**Your task**: The lines to copy run from the one containing "A 116 kg piñata" to the end of the records below; repeat them exactly and include nothing else.

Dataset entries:
^^^^
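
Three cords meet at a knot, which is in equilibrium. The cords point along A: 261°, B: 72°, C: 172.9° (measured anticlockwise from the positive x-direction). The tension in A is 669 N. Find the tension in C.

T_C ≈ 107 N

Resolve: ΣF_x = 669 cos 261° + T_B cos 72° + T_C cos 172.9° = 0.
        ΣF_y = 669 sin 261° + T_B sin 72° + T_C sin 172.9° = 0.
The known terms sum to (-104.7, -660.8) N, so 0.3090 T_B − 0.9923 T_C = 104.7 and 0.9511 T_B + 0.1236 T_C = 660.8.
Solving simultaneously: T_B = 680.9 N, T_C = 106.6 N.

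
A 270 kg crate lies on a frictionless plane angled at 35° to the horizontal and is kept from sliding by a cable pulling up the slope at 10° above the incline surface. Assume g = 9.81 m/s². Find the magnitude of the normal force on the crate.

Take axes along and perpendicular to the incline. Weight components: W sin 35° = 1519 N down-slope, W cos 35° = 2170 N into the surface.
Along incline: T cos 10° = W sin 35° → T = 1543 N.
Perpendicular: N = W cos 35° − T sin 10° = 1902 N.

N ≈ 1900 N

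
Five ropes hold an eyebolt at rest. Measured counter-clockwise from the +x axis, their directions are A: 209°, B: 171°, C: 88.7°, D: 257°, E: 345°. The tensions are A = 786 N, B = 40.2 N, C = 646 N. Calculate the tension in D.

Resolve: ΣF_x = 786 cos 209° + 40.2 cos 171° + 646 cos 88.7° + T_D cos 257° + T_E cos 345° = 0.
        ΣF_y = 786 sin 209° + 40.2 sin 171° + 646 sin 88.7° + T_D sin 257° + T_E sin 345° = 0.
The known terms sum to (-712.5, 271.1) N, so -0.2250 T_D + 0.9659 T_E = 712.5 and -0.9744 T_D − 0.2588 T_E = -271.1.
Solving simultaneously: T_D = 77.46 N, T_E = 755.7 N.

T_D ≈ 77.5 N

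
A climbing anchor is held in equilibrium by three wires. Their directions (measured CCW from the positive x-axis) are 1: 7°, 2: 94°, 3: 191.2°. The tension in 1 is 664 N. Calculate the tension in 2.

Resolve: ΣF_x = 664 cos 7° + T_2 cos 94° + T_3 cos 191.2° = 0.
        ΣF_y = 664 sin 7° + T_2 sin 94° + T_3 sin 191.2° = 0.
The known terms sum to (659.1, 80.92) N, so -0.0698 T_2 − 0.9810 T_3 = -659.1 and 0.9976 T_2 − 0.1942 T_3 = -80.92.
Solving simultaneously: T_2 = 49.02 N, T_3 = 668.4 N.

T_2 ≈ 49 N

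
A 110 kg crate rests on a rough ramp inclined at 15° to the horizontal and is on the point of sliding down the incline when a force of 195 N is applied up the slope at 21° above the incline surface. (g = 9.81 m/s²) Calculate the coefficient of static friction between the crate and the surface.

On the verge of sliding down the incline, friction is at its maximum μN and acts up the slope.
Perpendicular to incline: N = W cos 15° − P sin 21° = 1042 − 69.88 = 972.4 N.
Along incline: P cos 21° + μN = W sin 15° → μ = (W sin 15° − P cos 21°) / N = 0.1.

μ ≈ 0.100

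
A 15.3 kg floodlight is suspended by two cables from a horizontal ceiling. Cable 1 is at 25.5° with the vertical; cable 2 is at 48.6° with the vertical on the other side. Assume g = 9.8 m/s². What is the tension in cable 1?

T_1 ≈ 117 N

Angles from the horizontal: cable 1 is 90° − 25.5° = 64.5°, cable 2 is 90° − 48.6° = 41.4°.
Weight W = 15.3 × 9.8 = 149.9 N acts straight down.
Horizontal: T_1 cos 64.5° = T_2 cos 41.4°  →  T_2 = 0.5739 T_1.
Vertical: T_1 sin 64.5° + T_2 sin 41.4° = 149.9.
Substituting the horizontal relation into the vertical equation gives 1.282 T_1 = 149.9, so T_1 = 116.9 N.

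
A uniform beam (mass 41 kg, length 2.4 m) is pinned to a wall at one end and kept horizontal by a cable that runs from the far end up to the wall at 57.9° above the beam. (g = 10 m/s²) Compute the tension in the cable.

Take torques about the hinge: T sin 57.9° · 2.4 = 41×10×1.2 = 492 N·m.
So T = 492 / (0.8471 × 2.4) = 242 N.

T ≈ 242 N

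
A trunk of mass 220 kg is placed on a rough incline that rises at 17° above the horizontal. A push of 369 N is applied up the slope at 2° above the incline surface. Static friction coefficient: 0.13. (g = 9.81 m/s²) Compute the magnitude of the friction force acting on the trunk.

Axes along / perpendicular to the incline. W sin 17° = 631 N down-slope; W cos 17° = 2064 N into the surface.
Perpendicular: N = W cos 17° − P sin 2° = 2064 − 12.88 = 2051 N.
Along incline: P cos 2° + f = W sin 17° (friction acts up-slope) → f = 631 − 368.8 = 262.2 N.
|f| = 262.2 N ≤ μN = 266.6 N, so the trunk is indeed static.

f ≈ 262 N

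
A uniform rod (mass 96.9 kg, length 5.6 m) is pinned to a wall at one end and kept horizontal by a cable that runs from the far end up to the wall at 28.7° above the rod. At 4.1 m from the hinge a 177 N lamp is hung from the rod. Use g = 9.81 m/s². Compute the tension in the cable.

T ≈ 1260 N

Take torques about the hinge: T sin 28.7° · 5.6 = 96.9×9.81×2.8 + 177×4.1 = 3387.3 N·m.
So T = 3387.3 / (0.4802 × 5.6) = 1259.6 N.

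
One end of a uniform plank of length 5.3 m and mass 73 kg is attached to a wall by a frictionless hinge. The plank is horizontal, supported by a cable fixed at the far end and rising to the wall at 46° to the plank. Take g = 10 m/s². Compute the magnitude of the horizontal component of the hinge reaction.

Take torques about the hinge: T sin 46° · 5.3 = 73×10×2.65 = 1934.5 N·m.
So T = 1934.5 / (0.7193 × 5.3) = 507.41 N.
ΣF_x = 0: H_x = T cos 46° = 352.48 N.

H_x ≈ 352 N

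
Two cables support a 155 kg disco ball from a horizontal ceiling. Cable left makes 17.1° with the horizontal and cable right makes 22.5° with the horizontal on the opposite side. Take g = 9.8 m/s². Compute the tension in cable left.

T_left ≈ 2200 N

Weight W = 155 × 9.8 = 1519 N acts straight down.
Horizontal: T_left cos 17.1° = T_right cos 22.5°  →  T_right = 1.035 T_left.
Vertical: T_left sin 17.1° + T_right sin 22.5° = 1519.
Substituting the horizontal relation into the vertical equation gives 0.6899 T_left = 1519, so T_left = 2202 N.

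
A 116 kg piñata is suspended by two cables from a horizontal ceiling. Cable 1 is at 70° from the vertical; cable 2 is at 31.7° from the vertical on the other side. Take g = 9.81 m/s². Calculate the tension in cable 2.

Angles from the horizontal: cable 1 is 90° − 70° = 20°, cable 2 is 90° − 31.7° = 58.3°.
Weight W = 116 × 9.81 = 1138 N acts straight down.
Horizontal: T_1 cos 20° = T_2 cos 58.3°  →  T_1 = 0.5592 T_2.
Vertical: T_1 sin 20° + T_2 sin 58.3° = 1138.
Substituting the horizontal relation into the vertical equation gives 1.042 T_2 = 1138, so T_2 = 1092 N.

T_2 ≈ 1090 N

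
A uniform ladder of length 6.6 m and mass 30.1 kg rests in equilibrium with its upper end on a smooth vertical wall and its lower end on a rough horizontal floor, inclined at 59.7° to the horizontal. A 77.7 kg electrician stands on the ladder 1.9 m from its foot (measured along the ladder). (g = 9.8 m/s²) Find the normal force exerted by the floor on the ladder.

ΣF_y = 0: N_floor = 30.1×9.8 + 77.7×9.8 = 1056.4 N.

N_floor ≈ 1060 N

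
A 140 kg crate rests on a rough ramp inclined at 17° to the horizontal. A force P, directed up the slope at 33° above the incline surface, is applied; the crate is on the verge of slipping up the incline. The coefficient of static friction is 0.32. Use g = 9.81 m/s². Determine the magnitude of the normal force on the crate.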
^^^^
**Response below**:
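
A 116 kg piñata is suspended by two cables from a horizontal ceiling. Cable 1 is at 70° from the vertical; cable 2 is at 31.7° from the vertical on the other side. Take g = 9.81 m/s². Calculate the tension in cable 2.

Angles from the horizontal: cable 1 is 90° − 70° = 20°, cable 2 is 90° − 31.7° = 58.3°.
Weight W = 116 × 9.81 = 1138 N acts straight down.
Horizontal: T_1 cos 20° = T_2 cos 58.3°  →  T_1 = 0.5592 T_2.
Vertical: T_1 sin 20° + T_2 sin 58.3° = 1138.
Substituting the horizontal relation into the vertical equation gives 1.042 T_2 = 1138, so T_2 = 1092 N.

T_2 ≈ 1090 N

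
A uniform ladder of length 6.6 m and mass 30.1 kg rests in equilibrium with its upper end on a smooth vertical wall and its lower end on a rough horizontal floor, inclined at 59.7° to the horizontal. A 77.7 kg electrician stands on the ladder 1.9 m from its foot (measured along the ladder). (g = 9.8 m/s²) Find the normal force exerted by the floor on the ladder.

ΣF_y = 0: N_floor = 30.1×9.8 + 77.7×9.8 = 1056.4 N.

N_floor ≈ 1060 N

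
A 140 kg crate rests on a rough ramp inclined at 17° to the horizontal. A force P, directed up the slope at 33° above the incline surface, is applied; the crate is on the verge of slipping up the incline. The coefficient of static friction is 0.32. Use g = 9.81 m/s². Determine the magnitude of the normal force on the crate.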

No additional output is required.